> [YOUR OBJECTIVE] Scan the entries below for the string "unable" and copy every line where it turns up.

[[ INPUT DATA open ]]

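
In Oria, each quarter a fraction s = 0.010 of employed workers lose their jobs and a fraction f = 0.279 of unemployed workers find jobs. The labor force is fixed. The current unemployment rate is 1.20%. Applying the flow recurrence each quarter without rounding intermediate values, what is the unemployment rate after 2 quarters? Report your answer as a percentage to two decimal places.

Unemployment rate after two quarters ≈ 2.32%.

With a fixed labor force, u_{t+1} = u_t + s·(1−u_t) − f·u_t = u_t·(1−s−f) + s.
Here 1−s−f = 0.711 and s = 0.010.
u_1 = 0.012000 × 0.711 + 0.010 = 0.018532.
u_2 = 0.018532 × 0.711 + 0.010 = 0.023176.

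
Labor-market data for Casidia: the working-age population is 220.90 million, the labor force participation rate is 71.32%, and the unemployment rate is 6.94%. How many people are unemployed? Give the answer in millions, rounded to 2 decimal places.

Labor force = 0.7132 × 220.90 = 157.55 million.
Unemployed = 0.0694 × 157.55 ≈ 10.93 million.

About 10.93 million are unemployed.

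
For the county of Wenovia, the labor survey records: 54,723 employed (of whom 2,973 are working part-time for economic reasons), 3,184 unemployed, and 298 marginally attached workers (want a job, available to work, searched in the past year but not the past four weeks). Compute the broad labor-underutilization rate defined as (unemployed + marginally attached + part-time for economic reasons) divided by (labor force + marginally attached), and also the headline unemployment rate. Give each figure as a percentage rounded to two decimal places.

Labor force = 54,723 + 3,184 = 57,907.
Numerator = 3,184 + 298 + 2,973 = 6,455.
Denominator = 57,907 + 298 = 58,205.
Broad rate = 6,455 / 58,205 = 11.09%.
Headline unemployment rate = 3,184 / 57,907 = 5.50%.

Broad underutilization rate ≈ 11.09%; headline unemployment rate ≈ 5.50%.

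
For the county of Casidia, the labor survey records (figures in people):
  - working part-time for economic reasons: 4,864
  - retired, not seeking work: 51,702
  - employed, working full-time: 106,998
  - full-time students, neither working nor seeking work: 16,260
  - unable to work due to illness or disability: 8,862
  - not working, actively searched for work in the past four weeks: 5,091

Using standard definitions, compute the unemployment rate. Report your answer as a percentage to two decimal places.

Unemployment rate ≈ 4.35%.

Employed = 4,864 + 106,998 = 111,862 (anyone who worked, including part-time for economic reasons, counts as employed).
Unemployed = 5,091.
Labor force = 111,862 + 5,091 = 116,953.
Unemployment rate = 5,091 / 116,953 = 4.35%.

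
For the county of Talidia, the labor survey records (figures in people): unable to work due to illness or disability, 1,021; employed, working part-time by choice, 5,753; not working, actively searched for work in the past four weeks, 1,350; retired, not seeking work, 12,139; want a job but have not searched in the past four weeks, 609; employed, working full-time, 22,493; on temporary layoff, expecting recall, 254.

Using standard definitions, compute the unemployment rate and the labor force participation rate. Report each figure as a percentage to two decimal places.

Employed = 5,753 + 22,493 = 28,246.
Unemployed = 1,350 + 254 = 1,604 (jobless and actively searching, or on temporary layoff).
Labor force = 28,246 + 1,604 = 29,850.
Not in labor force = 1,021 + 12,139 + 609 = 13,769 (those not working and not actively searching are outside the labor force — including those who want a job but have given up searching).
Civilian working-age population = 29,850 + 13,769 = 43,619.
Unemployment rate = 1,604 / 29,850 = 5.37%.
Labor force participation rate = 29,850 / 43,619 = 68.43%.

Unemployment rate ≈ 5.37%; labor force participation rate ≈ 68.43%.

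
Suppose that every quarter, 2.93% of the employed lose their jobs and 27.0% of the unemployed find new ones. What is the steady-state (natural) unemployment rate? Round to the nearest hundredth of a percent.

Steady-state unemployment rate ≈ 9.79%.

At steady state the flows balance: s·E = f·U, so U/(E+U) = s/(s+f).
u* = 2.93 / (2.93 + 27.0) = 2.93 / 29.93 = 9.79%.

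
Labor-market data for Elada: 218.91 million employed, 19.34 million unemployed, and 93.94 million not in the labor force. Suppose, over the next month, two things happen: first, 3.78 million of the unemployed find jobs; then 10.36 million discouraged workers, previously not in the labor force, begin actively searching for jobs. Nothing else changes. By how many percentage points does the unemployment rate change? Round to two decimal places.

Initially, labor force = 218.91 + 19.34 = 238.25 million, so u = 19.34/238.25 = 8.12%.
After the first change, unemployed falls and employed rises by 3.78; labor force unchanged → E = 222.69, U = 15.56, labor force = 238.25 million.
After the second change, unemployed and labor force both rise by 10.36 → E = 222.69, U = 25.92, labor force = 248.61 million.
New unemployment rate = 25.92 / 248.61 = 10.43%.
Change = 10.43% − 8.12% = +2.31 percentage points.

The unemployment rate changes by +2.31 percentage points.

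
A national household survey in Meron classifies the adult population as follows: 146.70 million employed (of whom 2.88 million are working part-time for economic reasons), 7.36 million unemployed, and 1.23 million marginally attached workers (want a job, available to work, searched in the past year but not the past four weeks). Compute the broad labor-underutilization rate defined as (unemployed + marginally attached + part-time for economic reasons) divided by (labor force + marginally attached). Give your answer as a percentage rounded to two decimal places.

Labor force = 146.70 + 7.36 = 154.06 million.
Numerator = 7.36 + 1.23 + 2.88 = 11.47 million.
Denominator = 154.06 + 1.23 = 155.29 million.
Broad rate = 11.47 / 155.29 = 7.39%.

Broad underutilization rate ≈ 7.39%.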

[[ INPUT DATA closed ]]

> [FINAL ANSWER]
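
  - unable to work due to illness or disability: 8,862
For the county of Talidia, the labor survey records (figures in people): unable to work due to illness or disability, 1,021; employed, working part-time by choice, 5,753; not working, actively searched for work in the past four weeks, 1,350; retired, not seeking work, 12,139; want a job but have not searched in the past four weeks, 609; employed, working full-time, 22,493; on temporary layoff, expecting recall, 254.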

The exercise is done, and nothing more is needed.